Stored data
---------------

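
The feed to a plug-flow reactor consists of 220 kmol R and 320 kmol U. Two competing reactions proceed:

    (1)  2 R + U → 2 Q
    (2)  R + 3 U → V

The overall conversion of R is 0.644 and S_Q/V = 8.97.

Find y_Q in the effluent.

Conversion of R: R consumed = 0.644 × 220 = 141.7 kmol = 2ξ₁ + 1ξ₂.
Selectivity: 2ξ₁ / (1ξ₂) = 8.97 → ξ₁ = 4.485 ξ₂.
Substitute: (2·4.485 + 1) ξ₂ = 141.7 → ξ₂ = 14.21 kmol, ξ₁ = 63.73 kmol.
Outlet amounts (n = n₀ + Σ ν·ξ):
  R: 220 − 2(63.73) − 1(14.21) = 78.32
  U: 320 − 1(63.73) − 3(14.21) = 213.6
  Q: 0 + 2(63.73) = 127.5
  V: 0 + 1(14.21) = 14.21
Total out = 433.6 kmol; y_Q = 127.5 / 433.6 = 0.294.

0.294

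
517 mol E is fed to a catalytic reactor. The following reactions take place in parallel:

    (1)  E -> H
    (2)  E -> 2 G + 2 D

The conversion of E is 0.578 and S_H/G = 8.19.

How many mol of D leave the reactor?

Conversion of E: E consumed = 0.578 × 517 = 298.8 mol = 1ξ₁ + 1ξ₂.
Selectivity: 1ξ₁ / (2ξ₂) = 8.19 → ξ₁ = 16.38 ξ₂.
Substitute: (1·16.38 + 1) ξ₂ = 298.8 → ξ₂ = 17.19 mol, ξ₁ = 281.6 mol.
Outlet amounts (n = n₀ + Σ ν·ξ):
  E: 517 − 1(281.6) − 1(17.19) = 218.2
  H: 0 + 1(281.6) = 281.6
  G: 0 + 2(17.19) = 34.39
  D: 0 + 2(17.19) = 34.39

34.4 mol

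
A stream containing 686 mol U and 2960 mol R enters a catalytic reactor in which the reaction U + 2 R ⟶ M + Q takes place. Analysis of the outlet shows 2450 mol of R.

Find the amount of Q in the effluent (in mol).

255 mol

For R: n = n₀ − 2ξ → 2450 = 2960 − 2ξ, giving ξ = 255 mol.
Outlet amounts (n = n₀ + ν ξ):
  U: 686 − 1(255) = 431
  R: 2960 − 2(255) = 2450
  M: 0 + 1(255) = 255
  Q: 0 + 1(255) = 255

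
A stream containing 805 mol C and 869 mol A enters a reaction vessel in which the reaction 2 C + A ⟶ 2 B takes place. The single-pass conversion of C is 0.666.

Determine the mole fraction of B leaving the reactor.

0.381

C reacted = 0.666 × 805 = 536.1 mol; ν_C = −2, so ξ = 536.1/2 = 268.1 mol.
Outlet amounts (n = n₀ + ν ξ):
  C: 805 − 2(268.1) = 268.9
  A: 869 − 1(268.1) = 600.9
  B: 0 + 2(268.1) = 536.1
Total out = 1406 mol; y_B = 536.1 / 1406 = 0.3813.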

---------------

Take the entries above and return only the lines from the one with "E -> 2 G + 2 D" to the one with "A stream containing 686", both included, unchanged.

_EXERCISE OUTPUT_.
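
    (2)  E -> 2 G + 2 D

The conversion of E is 0.578 and S_H/G = 8.19.

How many mol of D leave the reactor?

Conversion of E: E consumed = 0.578 × 517 = 298.8 mol = 1ξ₁ + 1ξ₂.
Selectivity: 1ξ₁ / (2ξ₂) = 8.19 → ξ₁ = 16.38 ξ₂.
Substitute: (1·16.38 + 1) ξ₂ = 298.8 → ξ₂ = 17.19 mol, ξ₁ = 281.6 mol.
Outlet amounts (n = n₀ + Σ ν·ξ):
  E: 517 − 1(281.6) − 1(17.19) = 218.2
  H: 0 + 1(281.6) = 281.6
  G: 0 + 2(17.19) = 34.39
  D: 0 + 2(17.19) = 34.39

34.4 mol

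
A stream containing 686 mol U and 2960 mol R enters a catalytic reactor in which the reaction U + 2 R ⟶ M + Q takes place. Analysis of the outlet shows 2450 mol of R.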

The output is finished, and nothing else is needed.